(Extracted entries):
####################

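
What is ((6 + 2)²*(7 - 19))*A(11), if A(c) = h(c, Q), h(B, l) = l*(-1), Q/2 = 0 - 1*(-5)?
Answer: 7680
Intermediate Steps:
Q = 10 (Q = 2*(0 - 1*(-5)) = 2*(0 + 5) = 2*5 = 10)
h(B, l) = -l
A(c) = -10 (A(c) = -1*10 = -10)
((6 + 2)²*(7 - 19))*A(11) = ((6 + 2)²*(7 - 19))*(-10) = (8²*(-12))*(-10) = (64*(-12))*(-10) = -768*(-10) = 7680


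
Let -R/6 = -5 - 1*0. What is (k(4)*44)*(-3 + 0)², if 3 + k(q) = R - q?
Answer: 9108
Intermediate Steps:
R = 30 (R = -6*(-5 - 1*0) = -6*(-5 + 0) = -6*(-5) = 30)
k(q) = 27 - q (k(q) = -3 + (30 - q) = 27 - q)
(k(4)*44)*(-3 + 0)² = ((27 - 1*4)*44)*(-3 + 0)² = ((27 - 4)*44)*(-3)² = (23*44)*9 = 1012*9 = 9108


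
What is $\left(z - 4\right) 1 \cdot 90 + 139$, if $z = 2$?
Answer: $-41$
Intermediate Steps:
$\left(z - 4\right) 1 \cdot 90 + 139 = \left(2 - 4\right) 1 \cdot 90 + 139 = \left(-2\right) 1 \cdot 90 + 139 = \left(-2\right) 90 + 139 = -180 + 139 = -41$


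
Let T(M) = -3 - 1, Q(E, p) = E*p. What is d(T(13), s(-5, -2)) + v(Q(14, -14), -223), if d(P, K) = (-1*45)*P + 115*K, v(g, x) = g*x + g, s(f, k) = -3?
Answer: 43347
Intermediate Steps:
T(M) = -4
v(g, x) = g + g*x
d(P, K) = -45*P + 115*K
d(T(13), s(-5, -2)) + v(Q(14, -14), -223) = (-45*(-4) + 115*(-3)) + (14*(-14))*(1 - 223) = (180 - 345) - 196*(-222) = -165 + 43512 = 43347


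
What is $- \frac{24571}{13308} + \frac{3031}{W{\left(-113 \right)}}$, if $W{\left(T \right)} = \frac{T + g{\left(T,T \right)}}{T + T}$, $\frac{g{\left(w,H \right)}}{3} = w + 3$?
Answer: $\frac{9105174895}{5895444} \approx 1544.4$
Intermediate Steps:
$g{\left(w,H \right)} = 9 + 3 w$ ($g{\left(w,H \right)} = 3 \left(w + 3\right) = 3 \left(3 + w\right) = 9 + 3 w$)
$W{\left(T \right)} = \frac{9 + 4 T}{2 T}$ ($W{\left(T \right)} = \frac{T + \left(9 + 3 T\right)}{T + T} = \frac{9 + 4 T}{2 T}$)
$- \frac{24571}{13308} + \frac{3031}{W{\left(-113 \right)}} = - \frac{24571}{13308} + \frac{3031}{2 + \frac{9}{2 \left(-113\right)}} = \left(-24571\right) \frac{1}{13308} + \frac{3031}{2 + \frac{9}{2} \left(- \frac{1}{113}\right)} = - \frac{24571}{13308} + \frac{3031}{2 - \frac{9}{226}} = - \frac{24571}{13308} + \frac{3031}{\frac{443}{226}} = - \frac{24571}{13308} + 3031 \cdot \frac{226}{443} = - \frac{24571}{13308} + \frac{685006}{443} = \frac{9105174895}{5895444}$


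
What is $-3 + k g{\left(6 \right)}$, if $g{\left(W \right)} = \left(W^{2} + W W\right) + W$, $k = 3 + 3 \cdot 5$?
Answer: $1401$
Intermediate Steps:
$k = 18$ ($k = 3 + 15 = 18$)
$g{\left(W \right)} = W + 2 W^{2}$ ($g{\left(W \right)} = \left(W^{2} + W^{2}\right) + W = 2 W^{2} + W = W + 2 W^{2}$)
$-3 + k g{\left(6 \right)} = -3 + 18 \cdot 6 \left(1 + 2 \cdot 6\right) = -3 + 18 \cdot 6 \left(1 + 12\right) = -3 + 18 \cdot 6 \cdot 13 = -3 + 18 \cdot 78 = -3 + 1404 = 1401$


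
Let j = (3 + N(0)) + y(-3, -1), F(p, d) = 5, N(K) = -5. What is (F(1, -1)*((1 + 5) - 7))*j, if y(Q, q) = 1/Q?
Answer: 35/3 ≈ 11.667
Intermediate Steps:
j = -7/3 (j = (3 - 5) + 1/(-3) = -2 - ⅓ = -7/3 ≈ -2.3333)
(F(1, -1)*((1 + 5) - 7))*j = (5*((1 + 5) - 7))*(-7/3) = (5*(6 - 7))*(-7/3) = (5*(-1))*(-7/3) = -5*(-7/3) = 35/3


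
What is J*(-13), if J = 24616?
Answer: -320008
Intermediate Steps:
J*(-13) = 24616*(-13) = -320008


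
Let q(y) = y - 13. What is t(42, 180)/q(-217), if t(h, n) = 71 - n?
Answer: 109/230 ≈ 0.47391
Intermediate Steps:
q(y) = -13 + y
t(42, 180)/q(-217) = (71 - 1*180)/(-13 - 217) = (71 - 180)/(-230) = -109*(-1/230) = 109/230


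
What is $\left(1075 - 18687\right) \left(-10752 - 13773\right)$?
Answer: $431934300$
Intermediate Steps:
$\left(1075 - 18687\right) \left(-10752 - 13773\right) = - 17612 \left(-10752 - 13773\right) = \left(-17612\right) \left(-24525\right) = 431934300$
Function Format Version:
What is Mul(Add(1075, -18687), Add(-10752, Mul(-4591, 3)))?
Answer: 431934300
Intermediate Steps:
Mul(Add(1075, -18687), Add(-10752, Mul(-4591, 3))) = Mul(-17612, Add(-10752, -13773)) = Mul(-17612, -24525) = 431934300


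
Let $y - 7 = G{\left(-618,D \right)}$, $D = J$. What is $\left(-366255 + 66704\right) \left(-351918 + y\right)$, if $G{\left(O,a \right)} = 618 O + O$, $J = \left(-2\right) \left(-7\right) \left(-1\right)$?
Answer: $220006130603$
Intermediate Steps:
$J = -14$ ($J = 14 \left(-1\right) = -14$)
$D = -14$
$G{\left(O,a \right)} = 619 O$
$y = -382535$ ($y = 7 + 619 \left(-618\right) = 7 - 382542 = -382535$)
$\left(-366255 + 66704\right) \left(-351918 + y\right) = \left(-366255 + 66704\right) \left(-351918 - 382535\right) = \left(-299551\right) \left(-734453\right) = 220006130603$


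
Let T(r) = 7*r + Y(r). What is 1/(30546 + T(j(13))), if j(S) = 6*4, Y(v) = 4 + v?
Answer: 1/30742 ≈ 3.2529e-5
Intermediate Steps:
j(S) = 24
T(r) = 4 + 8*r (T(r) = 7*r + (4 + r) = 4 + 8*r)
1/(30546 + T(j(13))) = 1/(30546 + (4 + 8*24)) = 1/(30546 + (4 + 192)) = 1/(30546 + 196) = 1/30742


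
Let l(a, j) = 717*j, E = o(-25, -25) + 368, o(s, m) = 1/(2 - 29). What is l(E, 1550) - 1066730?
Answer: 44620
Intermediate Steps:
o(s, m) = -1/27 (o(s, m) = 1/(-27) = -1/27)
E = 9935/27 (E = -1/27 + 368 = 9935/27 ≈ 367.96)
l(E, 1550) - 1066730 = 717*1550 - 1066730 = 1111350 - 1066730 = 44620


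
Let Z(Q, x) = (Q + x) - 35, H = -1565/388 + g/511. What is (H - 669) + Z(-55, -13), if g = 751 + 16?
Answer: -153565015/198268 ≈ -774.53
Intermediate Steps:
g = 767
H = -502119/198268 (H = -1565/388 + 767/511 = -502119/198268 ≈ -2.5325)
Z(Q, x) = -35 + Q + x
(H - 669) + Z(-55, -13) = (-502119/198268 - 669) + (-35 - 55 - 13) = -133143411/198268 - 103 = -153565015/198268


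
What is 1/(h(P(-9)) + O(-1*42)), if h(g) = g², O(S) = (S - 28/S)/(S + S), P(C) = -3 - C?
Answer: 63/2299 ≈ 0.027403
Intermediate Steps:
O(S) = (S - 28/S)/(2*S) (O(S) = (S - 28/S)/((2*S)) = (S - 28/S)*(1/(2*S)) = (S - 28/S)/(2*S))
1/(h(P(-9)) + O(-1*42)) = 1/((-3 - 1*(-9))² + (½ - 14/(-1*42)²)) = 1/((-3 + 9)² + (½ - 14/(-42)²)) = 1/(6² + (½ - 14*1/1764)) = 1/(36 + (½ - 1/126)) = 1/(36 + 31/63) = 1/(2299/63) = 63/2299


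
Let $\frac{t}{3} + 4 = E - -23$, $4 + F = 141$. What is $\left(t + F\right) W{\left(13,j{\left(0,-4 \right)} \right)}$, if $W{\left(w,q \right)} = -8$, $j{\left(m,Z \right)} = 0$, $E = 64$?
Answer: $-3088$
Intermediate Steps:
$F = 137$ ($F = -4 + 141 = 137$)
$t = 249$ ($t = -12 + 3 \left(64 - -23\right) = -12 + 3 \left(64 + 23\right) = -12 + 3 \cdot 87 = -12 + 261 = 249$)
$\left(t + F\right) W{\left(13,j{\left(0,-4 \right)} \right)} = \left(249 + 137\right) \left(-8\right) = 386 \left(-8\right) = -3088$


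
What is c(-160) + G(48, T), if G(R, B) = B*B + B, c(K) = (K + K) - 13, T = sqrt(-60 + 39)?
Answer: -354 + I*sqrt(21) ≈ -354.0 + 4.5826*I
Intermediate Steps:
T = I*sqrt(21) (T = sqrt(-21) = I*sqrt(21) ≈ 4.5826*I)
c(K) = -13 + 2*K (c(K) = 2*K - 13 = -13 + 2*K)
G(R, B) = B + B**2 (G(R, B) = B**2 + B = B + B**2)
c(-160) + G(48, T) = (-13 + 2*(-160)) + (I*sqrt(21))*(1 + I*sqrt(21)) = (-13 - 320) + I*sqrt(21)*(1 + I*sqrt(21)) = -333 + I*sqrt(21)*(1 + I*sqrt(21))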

####################

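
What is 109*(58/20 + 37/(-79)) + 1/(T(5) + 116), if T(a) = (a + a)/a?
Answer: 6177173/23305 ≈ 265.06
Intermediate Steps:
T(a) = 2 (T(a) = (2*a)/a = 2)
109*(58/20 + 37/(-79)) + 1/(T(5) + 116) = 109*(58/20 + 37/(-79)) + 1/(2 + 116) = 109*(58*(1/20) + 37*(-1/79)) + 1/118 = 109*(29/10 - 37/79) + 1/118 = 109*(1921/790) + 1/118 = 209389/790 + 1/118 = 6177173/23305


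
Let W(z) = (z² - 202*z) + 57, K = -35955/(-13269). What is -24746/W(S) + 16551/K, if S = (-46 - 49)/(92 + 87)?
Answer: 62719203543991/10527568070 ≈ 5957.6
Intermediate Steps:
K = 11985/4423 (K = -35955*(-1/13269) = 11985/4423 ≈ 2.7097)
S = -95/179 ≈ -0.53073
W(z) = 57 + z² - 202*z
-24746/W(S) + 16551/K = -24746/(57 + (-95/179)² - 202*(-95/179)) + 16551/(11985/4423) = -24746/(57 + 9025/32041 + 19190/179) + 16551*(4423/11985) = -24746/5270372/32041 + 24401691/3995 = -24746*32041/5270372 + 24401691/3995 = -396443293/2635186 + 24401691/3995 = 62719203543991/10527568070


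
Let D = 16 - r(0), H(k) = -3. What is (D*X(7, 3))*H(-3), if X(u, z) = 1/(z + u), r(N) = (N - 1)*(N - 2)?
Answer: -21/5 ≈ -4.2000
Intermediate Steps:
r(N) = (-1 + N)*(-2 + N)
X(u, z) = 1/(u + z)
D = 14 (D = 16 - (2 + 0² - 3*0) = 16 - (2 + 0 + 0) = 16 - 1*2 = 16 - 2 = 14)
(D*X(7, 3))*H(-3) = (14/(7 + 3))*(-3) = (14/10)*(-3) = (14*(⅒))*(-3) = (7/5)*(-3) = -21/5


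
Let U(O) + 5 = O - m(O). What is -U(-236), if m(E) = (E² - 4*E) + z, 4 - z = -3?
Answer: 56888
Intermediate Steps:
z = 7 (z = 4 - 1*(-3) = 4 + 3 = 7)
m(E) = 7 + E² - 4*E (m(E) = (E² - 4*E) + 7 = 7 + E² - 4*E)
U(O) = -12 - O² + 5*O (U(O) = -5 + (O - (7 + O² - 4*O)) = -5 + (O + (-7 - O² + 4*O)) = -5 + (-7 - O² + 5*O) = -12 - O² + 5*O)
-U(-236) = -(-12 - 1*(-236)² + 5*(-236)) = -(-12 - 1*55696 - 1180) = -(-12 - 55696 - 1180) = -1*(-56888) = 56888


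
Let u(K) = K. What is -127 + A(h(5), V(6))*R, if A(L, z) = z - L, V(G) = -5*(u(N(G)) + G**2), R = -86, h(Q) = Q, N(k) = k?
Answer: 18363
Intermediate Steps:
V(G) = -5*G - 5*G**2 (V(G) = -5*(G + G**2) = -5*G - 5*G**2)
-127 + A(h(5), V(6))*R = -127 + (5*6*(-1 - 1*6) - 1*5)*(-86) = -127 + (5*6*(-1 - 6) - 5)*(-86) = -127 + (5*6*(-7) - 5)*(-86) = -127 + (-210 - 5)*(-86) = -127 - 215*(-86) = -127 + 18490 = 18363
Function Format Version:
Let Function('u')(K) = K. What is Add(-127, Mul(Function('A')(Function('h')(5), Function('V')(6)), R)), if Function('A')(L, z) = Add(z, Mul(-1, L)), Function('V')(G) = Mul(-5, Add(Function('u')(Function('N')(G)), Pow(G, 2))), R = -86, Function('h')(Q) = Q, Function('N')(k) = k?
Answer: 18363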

####################

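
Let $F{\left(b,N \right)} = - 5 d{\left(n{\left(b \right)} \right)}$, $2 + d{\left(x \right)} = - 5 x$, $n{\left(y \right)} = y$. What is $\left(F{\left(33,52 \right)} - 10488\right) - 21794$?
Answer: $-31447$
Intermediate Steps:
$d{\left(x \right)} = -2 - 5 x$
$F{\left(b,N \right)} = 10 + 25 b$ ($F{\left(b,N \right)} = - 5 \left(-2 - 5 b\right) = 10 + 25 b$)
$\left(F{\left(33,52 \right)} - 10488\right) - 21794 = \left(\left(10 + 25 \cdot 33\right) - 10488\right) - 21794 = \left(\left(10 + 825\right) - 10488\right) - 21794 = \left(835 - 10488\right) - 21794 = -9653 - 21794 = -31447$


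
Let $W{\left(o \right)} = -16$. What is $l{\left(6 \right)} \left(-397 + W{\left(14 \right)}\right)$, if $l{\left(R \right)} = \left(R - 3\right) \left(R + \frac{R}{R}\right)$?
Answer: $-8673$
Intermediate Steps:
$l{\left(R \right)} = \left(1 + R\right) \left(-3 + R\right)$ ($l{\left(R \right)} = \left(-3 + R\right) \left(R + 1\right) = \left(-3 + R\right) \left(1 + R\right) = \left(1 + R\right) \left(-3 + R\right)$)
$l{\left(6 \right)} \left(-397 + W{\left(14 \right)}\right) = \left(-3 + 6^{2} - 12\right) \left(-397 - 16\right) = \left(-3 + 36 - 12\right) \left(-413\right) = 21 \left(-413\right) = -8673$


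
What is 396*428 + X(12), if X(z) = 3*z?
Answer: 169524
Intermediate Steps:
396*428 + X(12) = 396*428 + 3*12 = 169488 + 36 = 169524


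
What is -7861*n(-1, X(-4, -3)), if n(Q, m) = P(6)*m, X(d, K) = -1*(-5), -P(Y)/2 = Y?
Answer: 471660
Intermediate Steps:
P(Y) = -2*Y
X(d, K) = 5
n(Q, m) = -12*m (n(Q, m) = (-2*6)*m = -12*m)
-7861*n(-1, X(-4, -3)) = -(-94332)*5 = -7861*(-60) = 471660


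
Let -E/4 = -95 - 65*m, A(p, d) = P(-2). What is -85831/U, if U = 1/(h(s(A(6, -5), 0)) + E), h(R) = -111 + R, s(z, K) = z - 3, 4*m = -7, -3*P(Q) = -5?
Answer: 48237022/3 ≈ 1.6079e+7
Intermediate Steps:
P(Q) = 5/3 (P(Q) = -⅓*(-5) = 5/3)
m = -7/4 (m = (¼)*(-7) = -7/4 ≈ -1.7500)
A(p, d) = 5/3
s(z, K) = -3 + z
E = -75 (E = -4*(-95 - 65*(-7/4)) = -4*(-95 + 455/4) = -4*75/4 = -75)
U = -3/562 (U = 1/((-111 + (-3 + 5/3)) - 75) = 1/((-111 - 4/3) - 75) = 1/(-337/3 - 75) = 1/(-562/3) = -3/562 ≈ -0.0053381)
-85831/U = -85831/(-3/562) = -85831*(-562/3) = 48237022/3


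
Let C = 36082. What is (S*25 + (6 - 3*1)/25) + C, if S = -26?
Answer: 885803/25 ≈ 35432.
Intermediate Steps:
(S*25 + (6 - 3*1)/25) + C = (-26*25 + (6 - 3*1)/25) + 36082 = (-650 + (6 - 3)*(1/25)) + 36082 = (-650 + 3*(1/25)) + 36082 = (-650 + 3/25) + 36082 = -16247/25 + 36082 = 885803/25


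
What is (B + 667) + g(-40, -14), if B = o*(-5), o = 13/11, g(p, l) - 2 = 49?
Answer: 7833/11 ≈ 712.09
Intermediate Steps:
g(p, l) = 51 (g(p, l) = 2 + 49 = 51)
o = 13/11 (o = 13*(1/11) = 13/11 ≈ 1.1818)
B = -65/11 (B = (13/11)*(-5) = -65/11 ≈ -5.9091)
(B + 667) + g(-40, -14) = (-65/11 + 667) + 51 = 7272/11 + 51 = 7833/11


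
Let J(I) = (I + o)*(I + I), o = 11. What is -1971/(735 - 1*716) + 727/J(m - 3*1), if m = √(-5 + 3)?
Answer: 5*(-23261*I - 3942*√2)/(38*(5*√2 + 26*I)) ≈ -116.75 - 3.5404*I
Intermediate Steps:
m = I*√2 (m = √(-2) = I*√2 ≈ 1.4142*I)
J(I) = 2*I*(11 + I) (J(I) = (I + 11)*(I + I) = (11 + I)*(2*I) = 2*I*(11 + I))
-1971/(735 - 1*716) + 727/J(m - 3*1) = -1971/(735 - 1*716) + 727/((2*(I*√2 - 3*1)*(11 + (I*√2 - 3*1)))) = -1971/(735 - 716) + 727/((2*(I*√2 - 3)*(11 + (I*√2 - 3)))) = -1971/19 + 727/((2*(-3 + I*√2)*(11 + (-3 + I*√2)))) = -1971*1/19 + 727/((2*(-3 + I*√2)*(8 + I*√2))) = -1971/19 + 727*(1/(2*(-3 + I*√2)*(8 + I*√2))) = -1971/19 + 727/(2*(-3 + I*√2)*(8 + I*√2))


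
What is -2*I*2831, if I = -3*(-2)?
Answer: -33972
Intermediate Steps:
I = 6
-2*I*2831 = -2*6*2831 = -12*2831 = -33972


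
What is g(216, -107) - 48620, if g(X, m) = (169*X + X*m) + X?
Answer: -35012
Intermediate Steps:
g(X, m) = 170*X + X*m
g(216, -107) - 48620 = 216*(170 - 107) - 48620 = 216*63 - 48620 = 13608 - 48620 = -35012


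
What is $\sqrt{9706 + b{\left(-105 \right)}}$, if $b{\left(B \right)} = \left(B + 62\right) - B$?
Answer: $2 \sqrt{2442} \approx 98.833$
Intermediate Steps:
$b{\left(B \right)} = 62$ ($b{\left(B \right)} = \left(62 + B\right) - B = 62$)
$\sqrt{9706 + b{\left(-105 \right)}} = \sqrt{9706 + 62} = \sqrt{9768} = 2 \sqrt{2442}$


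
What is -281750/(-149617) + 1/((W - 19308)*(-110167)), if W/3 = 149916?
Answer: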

####################

(Work to be completed): Your answer must be the lines above from the one containing "What is $-3" to the one containing "Answer: $1401$", both included, restated word for word.

(Written answer):
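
What is $-3 + k g{\left(6 \right)}$, if $g{\left(W \right)} = \left(W^{2} + W W\right) + W$, $k = 3 + 3 \cdot 5$?
Answer: $1401$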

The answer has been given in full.